START MATERIALS PROVIDED

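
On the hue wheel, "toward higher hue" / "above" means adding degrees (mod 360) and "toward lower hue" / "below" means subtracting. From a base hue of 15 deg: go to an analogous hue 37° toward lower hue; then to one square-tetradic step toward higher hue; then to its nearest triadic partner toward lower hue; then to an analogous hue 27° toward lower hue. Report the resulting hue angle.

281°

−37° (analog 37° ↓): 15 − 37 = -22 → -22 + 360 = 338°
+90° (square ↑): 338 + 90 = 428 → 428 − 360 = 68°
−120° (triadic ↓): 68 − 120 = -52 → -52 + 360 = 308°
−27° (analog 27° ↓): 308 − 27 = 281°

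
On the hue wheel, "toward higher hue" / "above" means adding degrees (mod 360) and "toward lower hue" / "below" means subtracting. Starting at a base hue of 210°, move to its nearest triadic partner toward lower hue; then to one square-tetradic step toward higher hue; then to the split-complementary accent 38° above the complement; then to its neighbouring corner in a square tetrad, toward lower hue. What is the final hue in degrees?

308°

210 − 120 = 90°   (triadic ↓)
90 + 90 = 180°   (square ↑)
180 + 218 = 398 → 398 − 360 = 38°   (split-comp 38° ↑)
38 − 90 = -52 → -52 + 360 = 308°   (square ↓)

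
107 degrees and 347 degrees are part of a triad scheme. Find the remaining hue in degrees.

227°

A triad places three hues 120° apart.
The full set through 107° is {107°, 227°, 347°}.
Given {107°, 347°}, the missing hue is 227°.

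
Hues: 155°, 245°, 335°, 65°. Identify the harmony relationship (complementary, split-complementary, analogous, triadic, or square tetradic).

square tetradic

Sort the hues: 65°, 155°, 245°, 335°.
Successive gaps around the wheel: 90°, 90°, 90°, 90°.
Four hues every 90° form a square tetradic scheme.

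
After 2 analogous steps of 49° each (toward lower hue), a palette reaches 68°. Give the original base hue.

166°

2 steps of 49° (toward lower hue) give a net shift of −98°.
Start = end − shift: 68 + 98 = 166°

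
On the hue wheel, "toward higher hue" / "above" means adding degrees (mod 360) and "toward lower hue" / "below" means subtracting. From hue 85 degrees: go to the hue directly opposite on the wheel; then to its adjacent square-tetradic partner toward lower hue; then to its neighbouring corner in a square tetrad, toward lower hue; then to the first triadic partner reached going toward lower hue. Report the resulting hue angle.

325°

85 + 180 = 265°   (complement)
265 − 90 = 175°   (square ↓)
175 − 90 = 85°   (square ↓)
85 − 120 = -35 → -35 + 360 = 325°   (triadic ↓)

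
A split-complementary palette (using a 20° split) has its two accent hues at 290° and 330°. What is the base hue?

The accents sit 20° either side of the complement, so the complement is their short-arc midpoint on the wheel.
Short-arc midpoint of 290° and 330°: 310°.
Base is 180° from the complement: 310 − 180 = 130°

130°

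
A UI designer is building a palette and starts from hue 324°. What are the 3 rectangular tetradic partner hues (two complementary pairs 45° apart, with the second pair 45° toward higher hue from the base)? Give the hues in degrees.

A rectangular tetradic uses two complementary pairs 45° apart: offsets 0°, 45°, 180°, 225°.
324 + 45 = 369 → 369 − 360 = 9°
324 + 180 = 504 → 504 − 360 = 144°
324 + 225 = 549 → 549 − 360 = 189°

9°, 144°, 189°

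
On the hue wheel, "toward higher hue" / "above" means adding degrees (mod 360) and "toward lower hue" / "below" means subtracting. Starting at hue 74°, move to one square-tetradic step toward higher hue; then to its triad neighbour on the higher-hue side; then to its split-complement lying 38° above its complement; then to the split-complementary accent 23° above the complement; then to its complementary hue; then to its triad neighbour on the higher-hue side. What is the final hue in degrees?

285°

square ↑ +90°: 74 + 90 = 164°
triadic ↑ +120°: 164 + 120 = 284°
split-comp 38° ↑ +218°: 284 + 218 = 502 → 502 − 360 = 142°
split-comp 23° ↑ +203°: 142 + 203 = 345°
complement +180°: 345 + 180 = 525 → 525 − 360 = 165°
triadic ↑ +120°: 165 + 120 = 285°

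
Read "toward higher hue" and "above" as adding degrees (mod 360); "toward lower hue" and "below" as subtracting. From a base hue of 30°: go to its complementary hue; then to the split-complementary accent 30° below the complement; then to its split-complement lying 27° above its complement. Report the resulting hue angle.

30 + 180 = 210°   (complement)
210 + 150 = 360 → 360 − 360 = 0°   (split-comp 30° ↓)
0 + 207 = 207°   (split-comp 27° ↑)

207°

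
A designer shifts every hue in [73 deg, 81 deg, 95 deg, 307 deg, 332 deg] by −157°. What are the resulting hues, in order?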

END MATERIALS PROVIDED

§ BRIEF: Would you repeat the lines from the one containing "complement. Report the resulting hue angle." through the end of the data, exactly, with nothing before or after them?

§ FINISHED TASK:
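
Read "toward higher hue" and "above" as adding degrees (mod 360); "toward lower hue" and "below" as subtracting. From a base hue of 30°: go to its complementary hue; then to the split-complementary accent 30° below the complement; then to its split-complement lying 27° above its complement. Report the resulting hue angle.

30 + 180 = 210°   (complement)
210 + 150 = 360 → 360 − 360 = 0°   (split-comp 30° ↓)
0 + 207 = 207°   (split-comp 27° ↑)

207°

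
A designer shifts every hue in [73 deg, 81 deg, 95 deg, 307 deg, 332 deg] by −157°. What are the resulting hues, in order?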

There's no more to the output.